Supplied material ->
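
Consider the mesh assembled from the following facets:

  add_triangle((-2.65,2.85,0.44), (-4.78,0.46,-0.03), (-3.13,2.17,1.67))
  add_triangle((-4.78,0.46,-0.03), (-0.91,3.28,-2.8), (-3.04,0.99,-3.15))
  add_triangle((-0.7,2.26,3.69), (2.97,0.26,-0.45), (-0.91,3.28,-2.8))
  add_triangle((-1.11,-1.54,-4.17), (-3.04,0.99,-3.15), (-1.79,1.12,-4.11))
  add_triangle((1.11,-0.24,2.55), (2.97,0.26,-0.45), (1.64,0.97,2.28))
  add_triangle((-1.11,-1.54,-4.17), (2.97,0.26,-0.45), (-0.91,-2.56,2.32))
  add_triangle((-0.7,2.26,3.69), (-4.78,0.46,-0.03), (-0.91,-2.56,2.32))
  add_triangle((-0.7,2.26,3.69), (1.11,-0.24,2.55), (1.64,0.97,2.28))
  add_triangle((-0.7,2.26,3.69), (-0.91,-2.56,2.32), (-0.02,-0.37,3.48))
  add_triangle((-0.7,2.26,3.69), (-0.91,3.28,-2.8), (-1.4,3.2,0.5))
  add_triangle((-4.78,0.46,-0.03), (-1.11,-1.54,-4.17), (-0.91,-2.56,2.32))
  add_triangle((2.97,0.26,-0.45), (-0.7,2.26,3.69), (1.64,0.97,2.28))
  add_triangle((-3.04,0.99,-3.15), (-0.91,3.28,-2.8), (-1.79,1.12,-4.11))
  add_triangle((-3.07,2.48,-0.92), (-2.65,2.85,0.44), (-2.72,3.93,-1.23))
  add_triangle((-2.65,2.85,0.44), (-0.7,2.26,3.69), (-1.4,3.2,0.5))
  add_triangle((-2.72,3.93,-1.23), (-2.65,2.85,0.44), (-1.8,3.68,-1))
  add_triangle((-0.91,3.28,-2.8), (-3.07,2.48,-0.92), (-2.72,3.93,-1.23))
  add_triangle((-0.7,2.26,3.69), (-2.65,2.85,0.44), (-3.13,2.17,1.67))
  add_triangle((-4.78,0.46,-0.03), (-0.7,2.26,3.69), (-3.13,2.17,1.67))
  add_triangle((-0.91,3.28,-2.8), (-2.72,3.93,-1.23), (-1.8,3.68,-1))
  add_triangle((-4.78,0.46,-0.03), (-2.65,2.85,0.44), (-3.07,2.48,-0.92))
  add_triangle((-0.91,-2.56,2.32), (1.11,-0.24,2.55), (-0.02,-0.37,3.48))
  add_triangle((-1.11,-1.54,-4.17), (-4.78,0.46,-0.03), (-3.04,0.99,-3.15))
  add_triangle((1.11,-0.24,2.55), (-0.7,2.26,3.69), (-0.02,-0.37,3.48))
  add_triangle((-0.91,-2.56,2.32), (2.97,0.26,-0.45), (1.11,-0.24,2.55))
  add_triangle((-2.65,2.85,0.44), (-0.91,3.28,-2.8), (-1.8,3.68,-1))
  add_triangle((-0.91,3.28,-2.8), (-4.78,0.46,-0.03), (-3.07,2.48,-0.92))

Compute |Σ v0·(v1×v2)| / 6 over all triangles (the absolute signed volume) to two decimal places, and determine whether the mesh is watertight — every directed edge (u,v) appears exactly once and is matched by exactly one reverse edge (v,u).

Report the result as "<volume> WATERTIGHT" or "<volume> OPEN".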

Task brief ->
Each line of the data is to be retyped exactly.

Solution to the problem ->
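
Consider the mesh assembled from the following facets:

  add_triangle((-2.65,2.85,0.44), (-4.78,0.46,-0.03), (-3.13,2.17,1.67))
  add_triangle((-4.78,0.46,-0.03), (-0.91,3.28,-2.8), (-3.04,0.99,-3.15))
  add_triangle((-0.7,2.26,3.69), (2.97,0.26,-0.45), (-0.91,3.28,-2.8))
  add_triangle((-1.11,-1.54,-4.17), (-3.04,0.99,-3.15), (-1.79,1.12,-4.11))
  add_triangle((1.11,-0.24,2.55), (2.97,0.26,-0.45), (1.64,0.97,2.28))
  add_triangle((-1.11,-1.54,-4.17), (2.97,0.26,-0.45), (-0.91,-2.56,2.32))
  add_triangle((-0.7,2.26,3.69), (-4.78,0.46,-0.03), (-0.91,-2.56,2.32))
  add_triangle((-0.7,2.26,3.69), (1.11,-0.24,2.55), (1.64,0.97,2.28))
  add_triangle((-0.7,2.26,3.69), (-0.91,-2.56,2.32), (-0.02,-0.37,3.48))
  add_triangle((-0.7,2.26,3.69), (-0.91,3.28,-2.8), (-1.4,3.2,0.5))
  add_triangle((-4.78,0.46,-0.03), (-1.11,-1.54,-4.17), (-0.91,-2.56,2.32))
  add_triangle((2.97,0.26,-0.45), (-0.7,2.26,3.69), (1.64,0.97,2.28))
  add_triangle((-3.04,0.99,-3.15), (-0.91,3.28,-2.8), (-1.79,1.12,-4.11))
  add_triangle((-3.07,2.48,-0.92), (-2.65,2.85,0.44), (-2.72,3.93,-1.23))
  add_triangle((-2.65,2.85,0.44), (-0.7,2.26,3.69), (-1.4,3.2,0.5))
  add_triangle((-2.72,3.93,-1.23), (-2.65,2.85,0.44), (-1.8,3.68,-1))
  add_triangle((-0.91,3.28,-2.8), (-3.07,2.48,-0.92), (-2.72,3.93,-1.23))
  add_triangle((-0.7,2.26,3.69), (-2.65,2.85,0.44), (-3.13,2.17,1.67))
  add_triangle((-4.78,0.46,-0.03), (-0.7,2.26,3.69), (-3.13,2.17,1.67))
  add_triangle((-0.91,3.28,-2.8), (-2.72,3.93,-1.23), (-1.8,3.68,-1))
  add_triangle((-4.78,0.46,-0.03), (-2.65,2.85,0.44), (-3.07,2.48,-0.92))
  add_triangle((-0.91,-2.56,2.32), (1.11,-0.24,2.55), (-0.02,-0.37,3.48))
  add_triangle((-1.11,-1.54,-4.17), (-4.78,0.46,-0.03), (-3.04,0.99,-3.15))
  add_triangle((1.11,-0.24,2.55), (-0.7,2.26,3.69), (-0.02,-0.37,3.48))
  add_triangle((-0.91,-2.56,2.32), (2.97,0.26,-0.45), (1.11,-0.24,2.55))
  add_triangle((-2.65,2.85,0.44), (-0.91,3.28,-2.8), (-1.8,3.68,-1))
  add_triangle((-0.91,3.28,-2.8), (-4.78,0.46,-0.03), (-3.07,2.48,-0.92))

Compute |Σ v0·(v1×v2)| / 6 over all triangles (the absolute signed volume) to two decimal places, and determine whether the mesh is watertight — every directed edge (u,v) appears exactly once and is matched by exactly one reverse edge (v,u).

Report the result as "<volume> WATERTIGHT" or "<volume> OPEN".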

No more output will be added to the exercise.